▶ EXERCISE PROMPT
Look through the data below and work out how many lines hold "earns"; state only the number.

(RECORD EXTRACTS)

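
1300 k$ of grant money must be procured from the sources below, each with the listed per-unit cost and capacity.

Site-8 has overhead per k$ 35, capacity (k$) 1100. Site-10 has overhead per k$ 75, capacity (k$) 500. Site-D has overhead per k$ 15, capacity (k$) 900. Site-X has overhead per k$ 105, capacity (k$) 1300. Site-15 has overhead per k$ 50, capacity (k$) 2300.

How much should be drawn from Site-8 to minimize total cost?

Fill from the cheapest source first.
Take 900 from Site-D at 15 → need 400 more.
Take 400 from Site-8 at 35 to finish.
Site-15, Site-10, Site-X: unused.

400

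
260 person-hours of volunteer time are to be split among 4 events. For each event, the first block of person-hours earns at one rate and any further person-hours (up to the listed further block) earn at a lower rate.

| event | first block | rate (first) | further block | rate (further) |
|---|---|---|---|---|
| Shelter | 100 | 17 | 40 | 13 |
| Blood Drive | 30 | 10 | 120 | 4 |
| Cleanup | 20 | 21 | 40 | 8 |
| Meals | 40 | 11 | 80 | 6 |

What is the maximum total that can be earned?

3620

Treat each block as its own option and order by rate: Cleanup/T1 21 > Shelter/T1 17 > Shelter/T2 13 > Meals/T1 11 > Blood Drive/T1 10 > Cleanup/T2 8 > Meals/T2 6 > Blood Drive/T2 4.
Cleanup T1 at 21: fill all 20 — 240 left.
Fill Shelter T1 block (100 at 17) — 140 left.
Shelter T2 at 13: fill all 40 — 100 left.
Meals/T1 (11): +40 — 60 left.
Blood Drive T1 at 10: fill all 30 — 30 left.
30 remain; put them into Cleanup T2 at 8.
Total = 21×20 + 17×100 + 13×40 + 11×40 + 10×30 + 8×30 = 3620.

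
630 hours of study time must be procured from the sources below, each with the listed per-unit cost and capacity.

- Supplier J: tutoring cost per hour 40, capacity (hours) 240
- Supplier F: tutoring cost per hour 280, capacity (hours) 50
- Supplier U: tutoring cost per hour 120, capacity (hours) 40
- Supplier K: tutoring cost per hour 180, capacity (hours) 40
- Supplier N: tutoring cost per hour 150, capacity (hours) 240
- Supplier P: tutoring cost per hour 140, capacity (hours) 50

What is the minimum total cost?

70200

Fill from the cheapest source first.
Supplier J (40): use full 240 — 390 hours to go.
Supplier U at 120: take all 40 hours — 350 still needed.
Supplier P at 140: take all 50 hours — 300 still needed.
Supplier N (150): use full 240 — 60 hours to go.
Supplier K (180): use full 40 — 20 hours to go.
Supplier F (280): take the remaining 20 — done.
Cost = 240×40 + 40×120 + 50×140 + 240×150 + 40×180 + 20×280 = 70200.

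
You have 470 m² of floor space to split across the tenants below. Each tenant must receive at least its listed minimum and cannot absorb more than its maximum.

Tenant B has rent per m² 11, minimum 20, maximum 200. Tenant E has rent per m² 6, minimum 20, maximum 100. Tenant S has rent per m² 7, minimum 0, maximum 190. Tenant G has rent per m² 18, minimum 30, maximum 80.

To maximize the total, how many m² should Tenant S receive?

Meeting every minimum uses 20+20+0+30 = 70 m², leaving 400.
Order the tenants by rent per m²: Tenant G 18 > Tenant B 11 > Tenant S 7 > Tenant E 6.
Give Tenant G 50 more to hit its cap of 80 — 350 left.
Give Tenant B 180 more to hit its cap of 200 — 170 left.
Only 170 left; Tenant S takes them to reach 170.

170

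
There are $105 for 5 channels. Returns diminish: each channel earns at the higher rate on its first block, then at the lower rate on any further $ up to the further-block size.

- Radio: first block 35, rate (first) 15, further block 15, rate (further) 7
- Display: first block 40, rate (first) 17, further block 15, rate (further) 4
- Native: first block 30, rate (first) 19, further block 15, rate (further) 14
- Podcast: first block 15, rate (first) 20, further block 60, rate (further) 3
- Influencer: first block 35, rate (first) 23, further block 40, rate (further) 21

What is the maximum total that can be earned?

2230

Treat each block as its own option and order by rate: Influencer/T1 23 > Influencer/T2 21 > Podcast/T1 20 > Native/T1 19 > Display/T1 17 > Radio/T1 15 > Native/T2 14 > Radio/T2 7 > Display/T2 4 > Podcast/T2 3.
Influencer/T1 (23): +35 ; 70 left.
Fill Influencer T2 block (40 at 21) ; 30 left.
Podcast/T1 (20): +15 ; 15 left.
Native/T1: +15 of 30 at 19; pool empty.
Total = 23×35 + 21×40 + 20×15 + 19×15 = 2230.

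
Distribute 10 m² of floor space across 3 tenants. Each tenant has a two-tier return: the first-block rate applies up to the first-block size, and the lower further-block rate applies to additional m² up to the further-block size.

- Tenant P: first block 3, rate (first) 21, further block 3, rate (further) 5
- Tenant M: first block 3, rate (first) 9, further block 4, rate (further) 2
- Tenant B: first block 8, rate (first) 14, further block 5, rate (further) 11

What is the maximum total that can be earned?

161

Treat each block as its own option and order by rate: Tenant P/tier1 21 > Tenant B/tier1 14 > Tenant B/tier2 11 > Tenant M/tier1 9 > Tenant P/tier2 5 > Tenant M/tier2 2.
Fill Tenant P tier1 block (3 at 21) ; 7 left.
7 remain; put them into Tenant B tier1 at 14.
Total = 21×3 + 14×7 = 161.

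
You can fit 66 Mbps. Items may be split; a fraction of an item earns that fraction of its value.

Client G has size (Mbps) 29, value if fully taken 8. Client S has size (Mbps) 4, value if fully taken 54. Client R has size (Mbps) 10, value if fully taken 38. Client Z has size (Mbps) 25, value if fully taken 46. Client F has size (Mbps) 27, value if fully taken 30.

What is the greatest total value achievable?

Best value per unit of size first: Client S 54/4≈13.5, Client R 38/10≈3.8, Client Z 46/25≈1.84, Client F 30/27≈1.11, Client G 8/29≈0.276.
Client S: take in full, 4 Mbps for value 54 ; 62 left.
Take all of Client R (10 Mbps, value 38) ; 52 Mbps left.
Client Z: take in full, 25 Mbps for value 46 ; 27 left.
All 27 Mbps of Client F fit (value 30) ; 0 remain.
Total value = 168.

168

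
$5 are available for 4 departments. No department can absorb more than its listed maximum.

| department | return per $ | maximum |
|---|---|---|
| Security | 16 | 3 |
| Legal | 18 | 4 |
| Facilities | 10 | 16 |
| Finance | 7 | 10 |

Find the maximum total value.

88

Rank by return per $: Legal 18 > Security 16 > Facilities 10 > Finance 7.
Legal takes 4 to reach its cap of 4 ; 1 left.
Security has room for 3 but only 1 remain, so it gets 1.
Total = 16×1 + 18×4 = 88.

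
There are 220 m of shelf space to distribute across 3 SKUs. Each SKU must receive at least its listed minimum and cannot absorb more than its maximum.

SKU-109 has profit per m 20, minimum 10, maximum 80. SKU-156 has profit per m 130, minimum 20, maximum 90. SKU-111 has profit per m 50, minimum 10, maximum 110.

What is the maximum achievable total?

Meeting every minimum uses 10+20+10 = 40 m, leaving 180.
Order the SKUs by profit per m: SKU-156 130 > SKU-111 50 > SKU-109 20.
Give SKU-156 70 more to hit its cap of 90 ; 110 left.
Give SKU-111 100 more to hit its cap of 110 ; 10 left.
Only 10 left; SKU-109 takes them to reach 20.
Total = 20×20 + 130×90 + 50×110 = 17600.

17600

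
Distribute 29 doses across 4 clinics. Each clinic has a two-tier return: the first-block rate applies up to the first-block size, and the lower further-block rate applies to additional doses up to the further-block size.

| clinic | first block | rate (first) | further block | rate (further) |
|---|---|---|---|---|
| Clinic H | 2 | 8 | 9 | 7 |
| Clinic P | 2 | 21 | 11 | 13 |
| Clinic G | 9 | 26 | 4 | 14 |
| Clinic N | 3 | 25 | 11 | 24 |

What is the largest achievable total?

671

Rank every tier by rate: Clinic G/first 26 > Clinic N/first 25 > Clinic N/second 24 > Clinic P/first 21 > Clinic G/second 14 > Clinic P/second 13 > Clinic H/first 8 > Clinic H/second 7.
Clinic G/first (26): +9 → 20 left.
Clinic N first at 25: fill all 3 → 17 left.
Clinic N second at 24: fill all 11 → 6 left.
Fill Clinic P first block (2 at 21) → 4 left.
Clinic G second at 14: fill all 4 → 0 left.
Total = 26×9 + 25×3 + 24×11 + 21×2 + 14×4 = 671.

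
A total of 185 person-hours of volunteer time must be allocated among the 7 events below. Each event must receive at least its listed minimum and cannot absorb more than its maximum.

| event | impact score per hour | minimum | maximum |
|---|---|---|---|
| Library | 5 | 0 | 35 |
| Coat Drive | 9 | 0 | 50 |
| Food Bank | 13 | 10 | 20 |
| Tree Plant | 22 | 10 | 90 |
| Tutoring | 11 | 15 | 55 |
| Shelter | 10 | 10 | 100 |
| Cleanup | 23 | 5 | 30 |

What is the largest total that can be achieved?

Meeting every minimum uses 0+0+10+10+15+10+5 = 50 person-hours, leaving 135.
Order the events by impact score per hour: Cleanup 23 > Tree Plant 22 > Food Bank 13 > Tutoring 11 > Shelter 10 > Coat Drive 9 > Library 5.
Cleanup takes 25 more to reach its cap of 30 — 110 left.
Tree Plant takes 80 more to reach its cap of 90 — 30 left.
Food Bank takes 10 more to reach its cap of 20 — 20 left.
Tutoring has room for 40 more but only 20 remain, so it gets 35.
Total = 13×20 + 22×90 + 11×35 + 10×10 + 23×30 = 3415.

3415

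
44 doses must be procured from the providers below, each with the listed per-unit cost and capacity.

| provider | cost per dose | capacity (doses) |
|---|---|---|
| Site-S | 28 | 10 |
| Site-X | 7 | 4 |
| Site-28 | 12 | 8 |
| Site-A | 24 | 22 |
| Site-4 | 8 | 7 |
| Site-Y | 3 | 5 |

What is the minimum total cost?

675

Use providers in increasing cost order.
Take 5 from Site-Y at 3 — need 39 more.
Take 4 from Site-X at 7 — need 35 more.
Take 7 from Site-4 at 8 — need 28 more.
Take 8 from Site-28 at 12 — need 20 more.
Site-A at 24: take 20 of its 22 — requirement met.
Site-S: unused.
Cost = 5×3 + 4×7 + 7×8 + 8×12 + 20×24 = 675.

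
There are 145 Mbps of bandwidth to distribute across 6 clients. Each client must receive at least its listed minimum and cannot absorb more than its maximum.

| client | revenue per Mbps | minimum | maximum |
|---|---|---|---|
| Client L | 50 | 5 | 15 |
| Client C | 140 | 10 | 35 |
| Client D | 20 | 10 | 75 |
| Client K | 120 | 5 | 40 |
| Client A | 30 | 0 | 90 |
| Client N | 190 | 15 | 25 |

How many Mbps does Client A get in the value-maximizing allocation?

20

Meeting every minimum uses 5+10+10+5+0+15 = 45 Mbps, leaving 100.
Highest revenue per Mbps first: Client N 190 > Client C 140 > Client K 120 > Client L 50 > Client A 30 > Client D 20.
Give Client N 10 more to hit its cap of 25 → 90 left.
Client C: +25 to 35 (cap) → 65 left.
Give Client K 35 more to hit its cap of 40 → 30 left.
Give Client L 10 more to hit its cap of 15 → 20 left.
Client A has room for 90 more but only 20 remain, so it gets 20.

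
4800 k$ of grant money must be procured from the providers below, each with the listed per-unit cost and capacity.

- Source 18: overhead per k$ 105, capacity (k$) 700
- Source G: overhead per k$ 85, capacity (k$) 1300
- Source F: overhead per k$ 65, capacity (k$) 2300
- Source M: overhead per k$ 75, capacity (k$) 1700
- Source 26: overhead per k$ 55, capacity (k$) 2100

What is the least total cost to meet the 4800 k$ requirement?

295000

Fill from the cheapest provider first.
Source 26 at 55: take all 2100 k$ → 2700 still needed.
Source F at 65: take all 2300 k$ → 400 still needed.
Source M (75): take the remaining 400 → done.
Source G, Source 18: unused.
Cost = 2100×55 + 2300×65 + 400×75 = 295000.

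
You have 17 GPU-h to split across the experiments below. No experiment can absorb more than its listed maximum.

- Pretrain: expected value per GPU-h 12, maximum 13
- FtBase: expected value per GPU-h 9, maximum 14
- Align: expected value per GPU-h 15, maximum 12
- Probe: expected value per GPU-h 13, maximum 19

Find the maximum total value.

245

Order the experiments by expected value per GPU-h: Align 15 > Probe 13 > Pretrain 12 > FtBase 9.
Give Align 12 to hit its cap of 12 ; 5 left.
Probe has room for 19 but only 5 remain, so it gets 5.
Total = 15×12 + 13×5 = 245.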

(End RECORD EXTRACTS)

▶ YOUR SOLUTION
3